# Assigned task
Repeat the material below exactly, line for line.

# Extracted material
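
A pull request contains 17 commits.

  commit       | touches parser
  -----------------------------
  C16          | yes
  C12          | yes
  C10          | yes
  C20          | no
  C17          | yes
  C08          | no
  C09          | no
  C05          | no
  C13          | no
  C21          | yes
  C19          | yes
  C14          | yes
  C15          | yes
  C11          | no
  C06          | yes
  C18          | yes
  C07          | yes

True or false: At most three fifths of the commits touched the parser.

Truth condition: |A ∩ B| / |A| ≤ 3/5.
|A| = 17, |A ∩ B| = 11, |A ∖ B| = 6.
|A ∩ B|/|A| = 11/17, so the statement is false.

False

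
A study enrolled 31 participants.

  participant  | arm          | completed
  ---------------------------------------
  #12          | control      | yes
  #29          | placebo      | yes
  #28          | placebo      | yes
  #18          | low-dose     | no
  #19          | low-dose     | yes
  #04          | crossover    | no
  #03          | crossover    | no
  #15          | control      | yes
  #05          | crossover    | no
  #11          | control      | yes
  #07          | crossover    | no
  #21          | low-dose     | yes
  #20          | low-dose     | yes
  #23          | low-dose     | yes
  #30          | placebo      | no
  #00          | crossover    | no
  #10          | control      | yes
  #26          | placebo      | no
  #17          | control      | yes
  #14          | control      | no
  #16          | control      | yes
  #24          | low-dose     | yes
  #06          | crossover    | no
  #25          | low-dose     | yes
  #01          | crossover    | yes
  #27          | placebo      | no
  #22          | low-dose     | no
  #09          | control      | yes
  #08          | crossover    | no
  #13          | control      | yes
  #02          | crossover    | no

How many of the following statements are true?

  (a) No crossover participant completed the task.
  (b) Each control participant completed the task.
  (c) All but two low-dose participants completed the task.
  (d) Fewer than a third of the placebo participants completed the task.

(a) crossover: |A| = 9, |A ∩ B| = 1; needs A ∩ B = ∅ (|A ∩ B| = 0) — false.
(b) control: |A| = 9, |A ∩ B| = 8; needs A ⊆ B, i.e. every element of A is in B (|A ∖ B| = 0) — false.
(c) low-dose: |A| = 8, |A ∩ B| = 6; needs |A ∖ B| = 2 — true.
(d) placebo: |A| = 5, |A ∩ B| = 2; needs |A ∩ B| / |A| < 1/3 — false.

1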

# Task response
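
A pull request contains 17 commits.

  commit       | touches parser
  -----------------------------
  C16          | yes
  C12          | yes
  C10          | yes
  C20          | no
  C17          | yes
  C08          | no
  C09          | no
  C05          | no
  C13          | no
  C21          | yes
  C19          | yes
  C14          | yes
  C15          | yes
  C11          | no
  C06          | yes
  C18          | yes
  C07          | yes

True or false: At most three fifths of the commits touched the parser.

Truth condition: |A ∩ B| / |A| ≤ 3/5.
|A| = 17, |A ∩ B| = 11, |A ∖ B| = 6.
|A ∩ B|/|A| = 11/17, so the statement is false.

False

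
A study enrolled 31 participants.

  participant  | arm          | completed
  ---------------------------------------
  #12          | control      | yes
  #29          | placebo      | yes
  #28          | placebo      | yes
  #18          | low-dose     | no
  #19          | low-dose     | yes
  #04          | crossover    | no
  #03          | crossover    | no
  #15          | control      | yes
  #05          | crossover    | no
  #11          | control      | yes
  #07          | crossover    | no
  #21          | low-dose     | yes
  #20          | low-dose     | yes
  #23          | low-dose     | yes
  #30          | placebo      | no
  #00          | crossover    | no
  #10          | control      | yes
  #26          | placebo      | no
  #17          | control      | yes
  #14          | control      | no
  #16          | control      | yes
  #24          | low-dose     | yes
  #06          | crossover    | no
  #25          | low-dose     | yes
  #01          | crossover    | yes
  #27          | placebo      | no
  #22          | low-dose     | no
  #09          | control      | yes
  #08          | crossover    | no
  #13          | control      | yes
  #02          | crossover    | no

How many of the following statements are true?

  (a) No crossover participant completed the task.
  (b) Each control participant completed the task.
  (c) All but two low-dose participants completed the task.
  (d) Fewer than a third of the placebo participants completed the task.

(a) crossover: |A| = 9, |A ∩ B| = 1; needs A ∩ B = ∅ (|A ∩ B| = 0) — false.
(b) control: |A| = 9, |A ∩ B| = 8; needs A ⊆ B, i.e. every element of A is in B (|A ∖ B| = 0) — false.
(c) low-dose: |A| = 8, |A ∩ B| = 6; needs |A ∖ B| = 2 — true.
(d) placebo: |A| = 5, |A ∩ B| = 2; needs |A ∩ B| / |A| < 1/3 — false.

1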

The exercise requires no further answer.